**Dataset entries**
|---|
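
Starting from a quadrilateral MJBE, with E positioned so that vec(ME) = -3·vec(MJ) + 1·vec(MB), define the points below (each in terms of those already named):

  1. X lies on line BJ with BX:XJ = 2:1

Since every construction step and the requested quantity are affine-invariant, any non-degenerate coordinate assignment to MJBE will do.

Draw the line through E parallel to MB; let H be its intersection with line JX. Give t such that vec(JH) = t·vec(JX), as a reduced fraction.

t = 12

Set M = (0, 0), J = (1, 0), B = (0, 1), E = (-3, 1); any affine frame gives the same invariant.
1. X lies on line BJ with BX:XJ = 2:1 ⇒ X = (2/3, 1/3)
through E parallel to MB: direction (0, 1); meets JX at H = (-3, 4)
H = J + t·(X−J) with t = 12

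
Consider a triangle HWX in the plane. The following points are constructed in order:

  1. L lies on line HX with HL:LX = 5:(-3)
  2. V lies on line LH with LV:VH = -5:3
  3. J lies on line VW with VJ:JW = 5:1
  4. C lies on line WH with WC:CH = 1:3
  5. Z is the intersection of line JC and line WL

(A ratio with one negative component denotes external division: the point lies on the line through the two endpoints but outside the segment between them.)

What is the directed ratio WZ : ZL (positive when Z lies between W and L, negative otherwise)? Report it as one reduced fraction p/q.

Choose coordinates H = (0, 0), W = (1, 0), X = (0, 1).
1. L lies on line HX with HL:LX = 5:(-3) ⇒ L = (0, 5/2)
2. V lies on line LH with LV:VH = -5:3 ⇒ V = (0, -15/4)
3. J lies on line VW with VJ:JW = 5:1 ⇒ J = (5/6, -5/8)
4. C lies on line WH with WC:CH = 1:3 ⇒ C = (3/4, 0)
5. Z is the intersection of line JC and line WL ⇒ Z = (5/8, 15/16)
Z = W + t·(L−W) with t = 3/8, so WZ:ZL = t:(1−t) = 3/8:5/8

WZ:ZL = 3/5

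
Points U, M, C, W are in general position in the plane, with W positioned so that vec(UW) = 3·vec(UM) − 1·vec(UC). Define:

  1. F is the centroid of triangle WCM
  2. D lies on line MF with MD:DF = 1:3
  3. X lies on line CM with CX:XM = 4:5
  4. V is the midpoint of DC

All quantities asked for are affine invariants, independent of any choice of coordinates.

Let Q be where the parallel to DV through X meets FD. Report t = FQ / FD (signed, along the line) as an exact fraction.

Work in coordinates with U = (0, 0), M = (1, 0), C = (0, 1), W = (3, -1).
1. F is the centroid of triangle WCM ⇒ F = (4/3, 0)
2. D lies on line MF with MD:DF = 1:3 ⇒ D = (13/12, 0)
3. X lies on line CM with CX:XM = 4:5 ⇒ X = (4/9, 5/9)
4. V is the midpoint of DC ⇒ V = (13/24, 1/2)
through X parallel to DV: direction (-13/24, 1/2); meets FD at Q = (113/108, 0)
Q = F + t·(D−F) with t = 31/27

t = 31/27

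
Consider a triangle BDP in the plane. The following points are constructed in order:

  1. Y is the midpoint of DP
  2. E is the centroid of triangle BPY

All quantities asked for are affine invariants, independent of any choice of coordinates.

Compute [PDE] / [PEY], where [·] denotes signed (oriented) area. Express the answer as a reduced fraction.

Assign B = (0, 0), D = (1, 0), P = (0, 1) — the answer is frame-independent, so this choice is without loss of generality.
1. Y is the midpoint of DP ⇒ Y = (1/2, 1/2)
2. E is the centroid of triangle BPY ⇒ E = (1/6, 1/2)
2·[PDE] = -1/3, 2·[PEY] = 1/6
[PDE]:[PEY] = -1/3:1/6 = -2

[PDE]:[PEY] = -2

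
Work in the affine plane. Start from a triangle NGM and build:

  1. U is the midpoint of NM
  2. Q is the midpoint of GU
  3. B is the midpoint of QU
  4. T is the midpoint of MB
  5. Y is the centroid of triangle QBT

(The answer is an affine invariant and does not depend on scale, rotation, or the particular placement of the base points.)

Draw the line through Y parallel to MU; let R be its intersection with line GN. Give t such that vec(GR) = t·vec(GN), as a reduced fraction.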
|---|
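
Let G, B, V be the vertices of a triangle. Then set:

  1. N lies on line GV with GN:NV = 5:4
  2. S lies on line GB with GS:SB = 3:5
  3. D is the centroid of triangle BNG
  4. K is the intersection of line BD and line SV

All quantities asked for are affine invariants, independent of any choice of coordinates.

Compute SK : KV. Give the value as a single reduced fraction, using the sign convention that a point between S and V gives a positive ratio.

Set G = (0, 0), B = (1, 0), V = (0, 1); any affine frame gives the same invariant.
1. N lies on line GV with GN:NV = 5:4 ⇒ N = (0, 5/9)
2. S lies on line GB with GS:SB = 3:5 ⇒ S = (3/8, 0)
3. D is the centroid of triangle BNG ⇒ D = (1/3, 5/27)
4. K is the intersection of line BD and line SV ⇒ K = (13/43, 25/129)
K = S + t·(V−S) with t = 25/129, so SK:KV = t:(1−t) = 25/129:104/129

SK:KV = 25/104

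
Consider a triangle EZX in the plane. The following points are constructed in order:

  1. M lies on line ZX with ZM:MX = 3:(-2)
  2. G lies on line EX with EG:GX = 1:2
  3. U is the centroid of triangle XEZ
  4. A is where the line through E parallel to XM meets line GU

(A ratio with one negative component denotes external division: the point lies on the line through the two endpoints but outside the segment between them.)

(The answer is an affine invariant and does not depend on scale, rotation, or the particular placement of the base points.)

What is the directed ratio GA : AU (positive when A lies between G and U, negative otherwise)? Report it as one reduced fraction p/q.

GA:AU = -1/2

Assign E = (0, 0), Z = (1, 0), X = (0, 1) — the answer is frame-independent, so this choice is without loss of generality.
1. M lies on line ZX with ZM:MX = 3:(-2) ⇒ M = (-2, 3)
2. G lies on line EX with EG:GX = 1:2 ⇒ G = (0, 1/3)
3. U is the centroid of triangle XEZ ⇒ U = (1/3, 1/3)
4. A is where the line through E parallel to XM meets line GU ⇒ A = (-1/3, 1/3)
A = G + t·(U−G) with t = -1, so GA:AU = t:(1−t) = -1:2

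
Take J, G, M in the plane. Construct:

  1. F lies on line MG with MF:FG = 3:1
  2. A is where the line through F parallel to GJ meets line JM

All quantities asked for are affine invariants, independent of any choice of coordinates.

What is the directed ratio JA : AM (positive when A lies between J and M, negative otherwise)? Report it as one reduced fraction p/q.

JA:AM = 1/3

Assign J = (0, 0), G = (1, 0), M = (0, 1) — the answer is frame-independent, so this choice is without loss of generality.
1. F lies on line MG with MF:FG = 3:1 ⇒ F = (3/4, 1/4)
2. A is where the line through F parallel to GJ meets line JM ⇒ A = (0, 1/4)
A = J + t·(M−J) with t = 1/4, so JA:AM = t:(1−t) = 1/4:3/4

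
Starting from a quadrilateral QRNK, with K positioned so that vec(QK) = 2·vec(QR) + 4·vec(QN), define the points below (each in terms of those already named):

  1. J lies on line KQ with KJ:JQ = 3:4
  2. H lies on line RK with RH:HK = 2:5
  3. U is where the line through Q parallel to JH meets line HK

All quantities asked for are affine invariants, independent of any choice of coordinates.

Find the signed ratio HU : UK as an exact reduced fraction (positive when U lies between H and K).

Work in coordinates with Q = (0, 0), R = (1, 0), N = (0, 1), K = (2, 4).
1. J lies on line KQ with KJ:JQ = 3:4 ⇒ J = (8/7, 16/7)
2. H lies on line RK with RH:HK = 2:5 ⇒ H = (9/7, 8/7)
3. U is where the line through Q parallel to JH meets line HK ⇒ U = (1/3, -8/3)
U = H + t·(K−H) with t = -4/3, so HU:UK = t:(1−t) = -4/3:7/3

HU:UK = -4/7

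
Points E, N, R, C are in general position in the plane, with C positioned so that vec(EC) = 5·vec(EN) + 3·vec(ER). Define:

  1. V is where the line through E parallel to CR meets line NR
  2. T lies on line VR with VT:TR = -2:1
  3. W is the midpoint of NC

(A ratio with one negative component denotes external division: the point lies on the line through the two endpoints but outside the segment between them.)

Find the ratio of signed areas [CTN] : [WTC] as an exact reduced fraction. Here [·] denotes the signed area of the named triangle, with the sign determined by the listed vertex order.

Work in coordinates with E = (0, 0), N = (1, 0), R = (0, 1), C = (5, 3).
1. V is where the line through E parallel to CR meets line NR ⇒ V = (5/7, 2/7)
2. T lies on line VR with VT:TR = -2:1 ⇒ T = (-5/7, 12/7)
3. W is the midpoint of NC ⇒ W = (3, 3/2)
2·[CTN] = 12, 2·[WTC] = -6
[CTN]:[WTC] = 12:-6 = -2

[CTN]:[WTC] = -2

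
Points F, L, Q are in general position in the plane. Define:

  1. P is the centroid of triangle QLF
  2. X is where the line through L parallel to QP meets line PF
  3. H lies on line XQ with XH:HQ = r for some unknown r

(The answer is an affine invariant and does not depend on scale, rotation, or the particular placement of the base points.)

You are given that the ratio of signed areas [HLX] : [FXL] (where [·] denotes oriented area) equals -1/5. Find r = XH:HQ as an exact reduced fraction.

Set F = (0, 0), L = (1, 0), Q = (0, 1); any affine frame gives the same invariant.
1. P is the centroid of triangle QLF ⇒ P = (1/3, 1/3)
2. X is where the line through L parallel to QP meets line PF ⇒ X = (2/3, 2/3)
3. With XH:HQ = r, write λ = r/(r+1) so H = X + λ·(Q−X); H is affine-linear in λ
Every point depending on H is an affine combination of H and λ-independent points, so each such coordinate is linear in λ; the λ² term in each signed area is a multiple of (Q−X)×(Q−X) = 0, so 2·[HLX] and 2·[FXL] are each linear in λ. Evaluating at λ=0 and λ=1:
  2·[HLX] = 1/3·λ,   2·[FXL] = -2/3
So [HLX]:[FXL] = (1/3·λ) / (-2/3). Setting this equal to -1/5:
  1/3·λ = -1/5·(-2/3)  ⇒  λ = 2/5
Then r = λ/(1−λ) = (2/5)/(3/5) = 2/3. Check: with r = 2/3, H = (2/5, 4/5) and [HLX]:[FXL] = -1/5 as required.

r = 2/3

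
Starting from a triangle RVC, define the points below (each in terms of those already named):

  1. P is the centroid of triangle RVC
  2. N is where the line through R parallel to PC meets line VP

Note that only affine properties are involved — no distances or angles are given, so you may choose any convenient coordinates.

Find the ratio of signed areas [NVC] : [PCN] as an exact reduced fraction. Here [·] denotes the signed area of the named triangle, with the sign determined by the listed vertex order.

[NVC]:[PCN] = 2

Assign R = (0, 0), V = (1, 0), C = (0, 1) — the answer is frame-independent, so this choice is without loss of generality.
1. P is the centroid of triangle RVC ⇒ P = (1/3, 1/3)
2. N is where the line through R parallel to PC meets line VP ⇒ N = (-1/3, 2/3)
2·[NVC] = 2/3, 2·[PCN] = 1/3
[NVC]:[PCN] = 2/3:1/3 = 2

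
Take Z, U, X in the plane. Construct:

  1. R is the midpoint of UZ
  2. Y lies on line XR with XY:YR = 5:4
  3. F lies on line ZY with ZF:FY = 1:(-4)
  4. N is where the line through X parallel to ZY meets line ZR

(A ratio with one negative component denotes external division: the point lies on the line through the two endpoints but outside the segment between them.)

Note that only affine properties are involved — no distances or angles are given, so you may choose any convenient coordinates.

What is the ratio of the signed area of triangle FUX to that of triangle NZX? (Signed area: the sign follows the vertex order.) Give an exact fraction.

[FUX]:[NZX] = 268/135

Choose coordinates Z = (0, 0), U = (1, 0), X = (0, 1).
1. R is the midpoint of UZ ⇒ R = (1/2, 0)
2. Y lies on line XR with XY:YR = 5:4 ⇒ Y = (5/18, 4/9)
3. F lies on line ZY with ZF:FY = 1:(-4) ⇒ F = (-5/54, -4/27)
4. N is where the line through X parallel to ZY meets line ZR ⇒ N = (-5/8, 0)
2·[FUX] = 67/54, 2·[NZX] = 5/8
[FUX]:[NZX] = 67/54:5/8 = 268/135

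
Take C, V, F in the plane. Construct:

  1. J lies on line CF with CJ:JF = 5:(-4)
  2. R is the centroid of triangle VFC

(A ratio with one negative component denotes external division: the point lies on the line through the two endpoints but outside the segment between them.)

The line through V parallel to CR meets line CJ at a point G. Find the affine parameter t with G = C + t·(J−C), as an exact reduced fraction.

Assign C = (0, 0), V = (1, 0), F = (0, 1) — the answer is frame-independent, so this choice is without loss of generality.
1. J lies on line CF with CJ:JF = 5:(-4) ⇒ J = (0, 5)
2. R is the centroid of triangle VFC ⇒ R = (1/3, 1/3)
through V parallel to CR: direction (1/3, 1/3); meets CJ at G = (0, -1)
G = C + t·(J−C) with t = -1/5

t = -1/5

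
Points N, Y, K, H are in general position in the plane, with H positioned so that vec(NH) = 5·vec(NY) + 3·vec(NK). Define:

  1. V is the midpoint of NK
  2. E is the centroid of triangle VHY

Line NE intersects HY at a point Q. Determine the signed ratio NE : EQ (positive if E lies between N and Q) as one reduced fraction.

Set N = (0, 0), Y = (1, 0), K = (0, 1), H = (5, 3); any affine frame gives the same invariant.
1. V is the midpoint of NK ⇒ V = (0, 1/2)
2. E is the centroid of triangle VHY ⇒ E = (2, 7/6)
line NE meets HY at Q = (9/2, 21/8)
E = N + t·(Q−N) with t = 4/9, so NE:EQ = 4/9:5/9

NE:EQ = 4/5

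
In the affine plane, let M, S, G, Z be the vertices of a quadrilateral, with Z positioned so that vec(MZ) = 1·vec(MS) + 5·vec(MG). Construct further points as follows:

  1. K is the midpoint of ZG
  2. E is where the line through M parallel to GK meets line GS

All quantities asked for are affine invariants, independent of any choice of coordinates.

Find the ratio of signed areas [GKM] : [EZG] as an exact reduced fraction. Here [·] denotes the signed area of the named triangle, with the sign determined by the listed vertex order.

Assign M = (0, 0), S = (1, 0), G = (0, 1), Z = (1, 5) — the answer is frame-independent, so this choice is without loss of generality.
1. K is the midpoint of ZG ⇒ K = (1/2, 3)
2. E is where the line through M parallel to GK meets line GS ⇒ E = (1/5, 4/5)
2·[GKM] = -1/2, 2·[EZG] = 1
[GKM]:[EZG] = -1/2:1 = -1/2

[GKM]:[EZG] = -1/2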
|---|
**EXERCISE REQUIREMENTS**
Copy out each line of the data where the string "from" appears.

**THE COMPLETED TASK**
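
Starting from a quadrilateral MJBE, with E positioned so that vec(ME) = -3·vec(MJ) + 1·vec(MB), define the points below (each in terms of those already named):
Work in the affine plane. Start from a triangle NGM and build:
Starting from a quadrilateral QRNK, with K positioned so that vec(QK) = 2·vec(QR) + 4·vec(QN), define the points below (each in terms of those already named):
Starting from a triangle RVC, define the points below (each in terms of those already named):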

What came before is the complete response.